◆ WHAT TO PRODUCE ◆
Find every line in the records below that holds the word "gamma", and copy it out.

◆ STORED DATA ◆

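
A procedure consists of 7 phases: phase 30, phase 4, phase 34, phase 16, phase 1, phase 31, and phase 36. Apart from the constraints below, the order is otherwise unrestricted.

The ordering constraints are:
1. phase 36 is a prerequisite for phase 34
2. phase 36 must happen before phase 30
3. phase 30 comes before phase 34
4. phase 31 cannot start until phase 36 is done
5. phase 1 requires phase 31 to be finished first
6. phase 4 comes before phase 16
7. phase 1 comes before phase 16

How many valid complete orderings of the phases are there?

The phases with no prerequisites are phase 4, phase 36; any of them can be placed first.
Counting all ways to extend the partial order to a total order gives 55.

55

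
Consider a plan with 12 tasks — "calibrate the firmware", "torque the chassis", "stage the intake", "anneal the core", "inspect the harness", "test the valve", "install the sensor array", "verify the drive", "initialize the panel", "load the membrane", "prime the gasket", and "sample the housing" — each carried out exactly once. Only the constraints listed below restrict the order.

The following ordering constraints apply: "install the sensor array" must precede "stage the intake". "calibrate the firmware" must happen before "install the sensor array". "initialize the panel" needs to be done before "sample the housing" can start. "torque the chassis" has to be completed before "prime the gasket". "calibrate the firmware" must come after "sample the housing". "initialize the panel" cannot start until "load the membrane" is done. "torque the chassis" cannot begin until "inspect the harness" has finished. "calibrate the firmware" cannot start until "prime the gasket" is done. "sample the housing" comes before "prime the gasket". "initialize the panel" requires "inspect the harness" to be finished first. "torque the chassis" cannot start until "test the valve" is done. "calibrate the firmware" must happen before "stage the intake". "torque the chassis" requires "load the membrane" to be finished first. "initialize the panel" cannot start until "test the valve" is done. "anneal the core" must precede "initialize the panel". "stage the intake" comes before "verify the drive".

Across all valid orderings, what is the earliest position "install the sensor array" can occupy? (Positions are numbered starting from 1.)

10

The tasks that are forced before "install the sensor array", directly or transitively, are "calibrate the firmware", "torque the chassis", "anneal the core", "inspect the harness", "test the valve", "initialize the panel", "load the membrane", "prime the gasket", "sample the housing". That's 9 tasks.
With 9 mandatory predecessors, the earliest "install the sensor array" can sit is position 9+1 = 10, and placing just those 9 first achieves it.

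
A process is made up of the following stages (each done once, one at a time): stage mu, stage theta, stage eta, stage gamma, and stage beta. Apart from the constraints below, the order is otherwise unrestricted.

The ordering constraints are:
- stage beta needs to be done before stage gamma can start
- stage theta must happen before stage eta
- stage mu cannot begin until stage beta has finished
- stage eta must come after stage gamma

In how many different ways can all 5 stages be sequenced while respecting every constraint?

11

2 stages have no prerequisites (stage theta, stage beta), so any of them could come first.
Counting all ways to extend the partial order to a total order gives 11.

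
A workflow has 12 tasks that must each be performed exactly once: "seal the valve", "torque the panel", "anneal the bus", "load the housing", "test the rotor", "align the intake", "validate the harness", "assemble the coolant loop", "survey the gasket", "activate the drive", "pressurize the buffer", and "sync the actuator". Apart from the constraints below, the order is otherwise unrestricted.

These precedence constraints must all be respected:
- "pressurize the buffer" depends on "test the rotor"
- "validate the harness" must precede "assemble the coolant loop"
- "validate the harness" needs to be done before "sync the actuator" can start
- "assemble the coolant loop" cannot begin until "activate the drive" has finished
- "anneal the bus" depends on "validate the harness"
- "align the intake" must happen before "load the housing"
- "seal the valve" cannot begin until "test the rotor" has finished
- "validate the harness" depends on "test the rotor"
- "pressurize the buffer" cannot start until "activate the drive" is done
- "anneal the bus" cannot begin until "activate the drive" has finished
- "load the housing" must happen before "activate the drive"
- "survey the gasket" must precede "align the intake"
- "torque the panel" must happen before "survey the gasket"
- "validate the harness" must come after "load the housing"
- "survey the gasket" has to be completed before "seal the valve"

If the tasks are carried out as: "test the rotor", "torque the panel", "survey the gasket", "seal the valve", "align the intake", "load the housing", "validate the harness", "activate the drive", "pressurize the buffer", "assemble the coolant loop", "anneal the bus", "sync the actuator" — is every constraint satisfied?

Going through the constraints one by one, each required predecessor appears earlier in the sequence than its dependent — e.g. "test the rotor" (position 1) is before "pressurize the buffer" (position 9), as required.

Yes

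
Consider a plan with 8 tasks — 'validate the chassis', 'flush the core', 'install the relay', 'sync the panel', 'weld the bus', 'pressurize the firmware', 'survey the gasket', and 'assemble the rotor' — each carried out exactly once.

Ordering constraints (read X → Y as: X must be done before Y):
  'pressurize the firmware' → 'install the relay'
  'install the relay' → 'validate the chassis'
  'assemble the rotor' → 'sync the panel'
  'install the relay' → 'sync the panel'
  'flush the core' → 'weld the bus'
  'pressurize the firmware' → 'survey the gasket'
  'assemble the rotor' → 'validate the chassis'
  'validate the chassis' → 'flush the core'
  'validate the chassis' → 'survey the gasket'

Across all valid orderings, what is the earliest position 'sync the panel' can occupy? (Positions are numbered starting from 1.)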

◆ OUTPUT OF THE TASK ◆
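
A process is made up of the following stages (each done once, one at a time): stage mu, stage theta, stage eta, stage gamma, and stage beta. Apart from the constraints below, the order is otherwise unrestricted.
- stage beta needs to be done before stage gamma can start
- stage eta must come after stage gamma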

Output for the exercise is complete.